Brief:
The required output is a copy of each line in the material below that includes "rest".

*** Block opens ***

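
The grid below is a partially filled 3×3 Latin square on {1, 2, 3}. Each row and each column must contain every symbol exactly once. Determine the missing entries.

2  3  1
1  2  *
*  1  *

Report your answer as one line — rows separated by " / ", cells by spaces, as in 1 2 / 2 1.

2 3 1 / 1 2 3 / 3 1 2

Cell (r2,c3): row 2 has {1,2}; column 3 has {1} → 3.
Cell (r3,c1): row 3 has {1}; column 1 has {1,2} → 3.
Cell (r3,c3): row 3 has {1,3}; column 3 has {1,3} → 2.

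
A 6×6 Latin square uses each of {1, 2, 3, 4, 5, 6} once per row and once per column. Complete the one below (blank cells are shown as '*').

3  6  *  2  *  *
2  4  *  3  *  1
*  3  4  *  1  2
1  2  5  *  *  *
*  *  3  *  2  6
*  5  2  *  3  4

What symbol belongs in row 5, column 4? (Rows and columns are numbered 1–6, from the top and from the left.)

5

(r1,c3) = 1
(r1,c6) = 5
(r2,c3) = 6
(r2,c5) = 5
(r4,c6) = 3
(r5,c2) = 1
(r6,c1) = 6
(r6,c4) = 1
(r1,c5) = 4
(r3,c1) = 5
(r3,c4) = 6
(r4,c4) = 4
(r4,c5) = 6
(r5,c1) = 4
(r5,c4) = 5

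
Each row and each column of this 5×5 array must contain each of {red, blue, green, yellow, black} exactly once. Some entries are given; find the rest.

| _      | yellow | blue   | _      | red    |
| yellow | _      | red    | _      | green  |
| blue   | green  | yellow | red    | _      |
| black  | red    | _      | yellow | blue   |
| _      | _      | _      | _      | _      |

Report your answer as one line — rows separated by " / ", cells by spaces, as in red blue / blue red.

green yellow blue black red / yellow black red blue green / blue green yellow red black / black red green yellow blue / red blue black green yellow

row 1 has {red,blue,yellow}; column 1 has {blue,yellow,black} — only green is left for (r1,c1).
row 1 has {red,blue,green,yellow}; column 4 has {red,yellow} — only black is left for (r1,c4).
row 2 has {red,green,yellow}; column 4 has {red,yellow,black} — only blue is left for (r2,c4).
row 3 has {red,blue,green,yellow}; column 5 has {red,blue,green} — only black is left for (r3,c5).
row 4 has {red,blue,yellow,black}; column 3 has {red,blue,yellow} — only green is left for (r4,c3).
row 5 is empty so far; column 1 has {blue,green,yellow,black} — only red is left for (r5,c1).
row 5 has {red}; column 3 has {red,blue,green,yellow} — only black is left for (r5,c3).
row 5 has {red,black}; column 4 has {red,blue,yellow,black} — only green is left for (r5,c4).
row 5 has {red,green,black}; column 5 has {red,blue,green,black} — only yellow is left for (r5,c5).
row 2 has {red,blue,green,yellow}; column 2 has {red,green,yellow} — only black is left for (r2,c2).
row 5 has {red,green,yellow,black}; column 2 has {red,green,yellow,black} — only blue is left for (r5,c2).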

*** Block closes ***
*** Block opens ***

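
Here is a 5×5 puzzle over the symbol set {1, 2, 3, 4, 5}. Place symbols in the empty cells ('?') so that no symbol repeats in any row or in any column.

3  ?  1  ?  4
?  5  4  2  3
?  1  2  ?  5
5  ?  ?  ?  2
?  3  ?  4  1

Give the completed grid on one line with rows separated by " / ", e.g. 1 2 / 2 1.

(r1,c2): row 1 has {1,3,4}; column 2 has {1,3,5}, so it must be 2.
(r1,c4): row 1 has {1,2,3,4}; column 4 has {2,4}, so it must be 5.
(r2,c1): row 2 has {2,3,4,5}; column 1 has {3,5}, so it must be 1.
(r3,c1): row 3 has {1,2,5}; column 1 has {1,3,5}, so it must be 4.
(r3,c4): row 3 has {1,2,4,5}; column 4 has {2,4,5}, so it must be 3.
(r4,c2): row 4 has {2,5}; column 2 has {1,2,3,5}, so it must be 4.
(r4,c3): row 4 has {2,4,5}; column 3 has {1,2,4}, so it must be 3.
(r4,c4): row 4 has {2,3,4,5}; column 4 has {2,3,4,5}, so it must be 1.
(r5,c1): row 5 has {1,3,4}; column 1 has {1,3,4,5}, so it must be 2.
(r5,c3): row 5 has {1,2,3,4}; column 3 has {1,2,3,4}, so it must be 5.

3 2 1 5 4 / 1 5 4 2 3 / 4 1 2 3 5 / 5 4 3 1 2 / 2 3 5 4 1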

*** Block closes ***
*** Block opens ***

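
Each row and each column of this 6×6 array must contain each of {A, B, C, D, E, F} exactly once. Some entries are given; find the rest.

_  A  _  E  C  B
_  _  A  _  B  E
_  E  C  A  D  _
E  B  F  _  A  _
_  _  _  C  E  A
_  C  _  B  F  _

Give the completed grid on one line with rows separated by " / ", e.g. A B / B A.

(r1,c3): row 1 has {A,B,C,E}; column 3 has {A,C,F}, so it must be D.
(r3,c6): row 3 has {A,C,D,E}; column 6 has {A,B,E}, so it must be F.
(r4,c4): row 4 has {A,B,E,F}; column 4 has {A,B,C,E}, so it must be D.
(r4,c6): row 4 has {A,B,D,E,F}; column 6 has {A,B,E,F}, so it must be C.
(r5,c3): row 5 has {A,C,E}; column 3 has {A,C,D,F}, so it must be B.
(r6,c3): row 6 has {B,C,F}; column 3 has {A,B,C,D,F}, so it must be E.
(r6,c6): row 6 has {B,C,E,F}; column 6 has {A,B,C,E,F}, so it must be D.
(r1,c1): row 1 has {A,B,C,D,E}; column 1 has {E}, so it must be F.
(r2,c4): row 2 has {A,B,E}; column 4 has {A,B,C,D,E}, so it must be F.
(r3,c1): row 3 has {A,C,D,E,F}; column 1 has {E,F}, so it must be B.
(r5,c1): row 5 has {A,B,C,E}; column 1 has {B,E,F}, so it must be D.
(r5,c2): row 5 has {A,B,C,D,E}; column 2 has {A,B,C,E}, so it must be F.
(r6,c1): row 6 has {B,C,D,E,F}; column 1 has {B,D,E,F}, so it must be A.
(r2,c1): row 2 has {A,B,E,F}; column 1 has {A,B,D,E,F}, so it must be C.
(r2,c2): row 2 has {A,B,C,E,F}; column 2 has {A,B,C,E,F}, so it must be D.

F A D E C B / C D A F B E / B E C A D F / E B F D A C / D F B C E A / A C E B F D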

*** Block closes ***

Solution for this task:
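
Each row and each column of this 5×5 array must contain each of {red, blue, green, yellow, black} exactly once. Some entries are given; find the rest.
Each row and each column of this 6×6 array must contain each of {A, B, C, D, E, F} exactly once. Some entries are given; find the rest.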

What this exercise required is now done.